--- What is required ---
Write out, word for word, only the lines from the one containing "A calibration lab" through the final line of the data.

___ Records shown

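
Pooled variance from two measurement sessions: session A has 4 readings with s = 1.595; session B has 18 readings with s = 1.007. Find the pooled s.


s_p = sqrt(((n1-1)*s1^2 + (n2-1)*s2^2) / (n1+n2-2))
numerator = (4-1)*1.595^2 + (18-1)*1.007^2 = 7.632075 + 17.238833 = 24.870908
denominator = 4 + 18 - 2 = 20
s_p^2 = 24.870908 / 20 = 1.2435454
s_p = sqrt(1.2435454) = 1.1151

1.1151


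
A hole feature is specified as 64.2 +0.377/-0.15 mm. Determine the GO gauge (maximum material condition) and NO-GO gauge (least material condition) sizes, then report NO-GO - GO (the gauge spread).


GO = nominal - lower_tol (smallest hole = maximum material condition)
GO = 64.2 - 0.15 = 64.05
NO-GO = nominal + upper_tol (largest hole = least material condition)
NO-GO = 64.2 + 0.377 = 64.577
spread = NO-GO - GO = 64.577 - 64.05 = 0.5270

0.5270


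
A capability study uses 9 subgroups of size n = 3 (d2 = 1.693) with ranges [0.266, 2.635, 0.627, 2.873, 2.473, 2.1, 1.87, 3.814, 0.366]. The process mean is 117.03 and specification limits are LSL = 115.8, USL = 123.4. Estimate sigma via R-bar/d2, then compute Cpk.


R_bar = (0.266 + 2.635 + 0.627 + 2.873 + 2.473 + 2.1 + 1.87 + 3.814 + 0.366) / 9 = 1.8915556
sigma = R_bar / d2 = 1.8915556 / 1.693 = 1.1172803
Cp = (USL - LSL)/(6*sigma) = (123.4 - 115.8)/(6*1.1172803) = 1.1337
Cpu = (123.4 - 117.03)/(3*1.1172803) = 1.9004
Cpl = (117.03 - 115.8)/(3*1.1172803) = 0.3670
Cpk = min(Cpu, Cpl) = 0.3670

0.3670


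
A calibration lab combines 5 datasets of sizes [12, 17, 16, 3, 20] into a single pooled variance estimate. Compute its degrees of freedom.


nu = sum_i (n_i - 1)
nu = ((12 - 1) + (17 - 1) + (16 - 1) + (3 - 1) + (20 - 1))
nu = 11 + 16 + 15 + 2 + 19
nu = 63

63


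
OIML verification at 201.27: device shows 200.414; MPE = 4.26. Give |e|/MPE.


e = indication - reference = 200.414 - 201.27 = -0.8560
|e| = 0.8560
ratio = |e| / MPE = 0.8560 / 4.26
ratio = 0.2009

0.2009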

______

--- Answer to the exercise ---
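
A calibration lab combines 5 datasets of sizes [12, 17, 16, 3, 20] into a single pooled variance estimate. Compute its degrees of freedom.


nu = sum_i (n_i - 1)
nu = ((12 - 1) + (17 - 1) + (16 - 1) + (3 - 1) + (20 - 1))
nu = 11 + 16 + 15 + 2 + 19
nu = 63

63


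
OIML verification at 201.27: device shows 200.414; MPE = 4.26. Give |e|/MPE.


e = indication - reference = 200.414 - 201.27 = -0.8560
|e| = 0.8560
ratio = |e| / MPE = 0.8560 / 4.26
ratio = 0.2009

0.2009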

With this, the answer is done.